Segment Start: Exercise data

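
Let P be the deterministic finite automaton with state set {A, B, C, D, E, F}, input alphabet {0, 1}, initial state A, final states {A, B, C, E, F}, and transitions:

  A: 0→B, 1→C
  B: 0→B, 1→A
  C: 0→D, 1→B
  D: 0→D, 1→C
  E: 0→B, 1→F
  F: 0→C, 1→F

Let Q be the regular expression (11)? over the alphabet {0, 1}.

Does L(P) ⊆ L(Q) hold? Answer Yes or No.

No

The string 0 is in L(P) but not in L(Q).
So L(P) ⊄ L(Q).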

Segment End: Exercise data

• Problem description: Output the records above precisely.

• Exercise solution:
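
Let P be the deterministic finite automaton with state set {A, B, C, D, E, F}, input alphabet {0, 1}, initial state A, final states {A, B, C, E, F}, and transitions:

  A: 0→B, 1→C
  B: 0→B, 1→A
  C: 0→D, 1→B
  D: 0→D, 1→C
  E: 0→B, 1→F
  F: 0→C, 1→F

Let Q be the regular expression (11)? over the alphabet {0, 1}.

Does L(P) ⊆ L(Q) hold? Answer Yes or No.

No

The string 0 is in L(P) but not in L(Q).
So L(P) ⊄ L(Q).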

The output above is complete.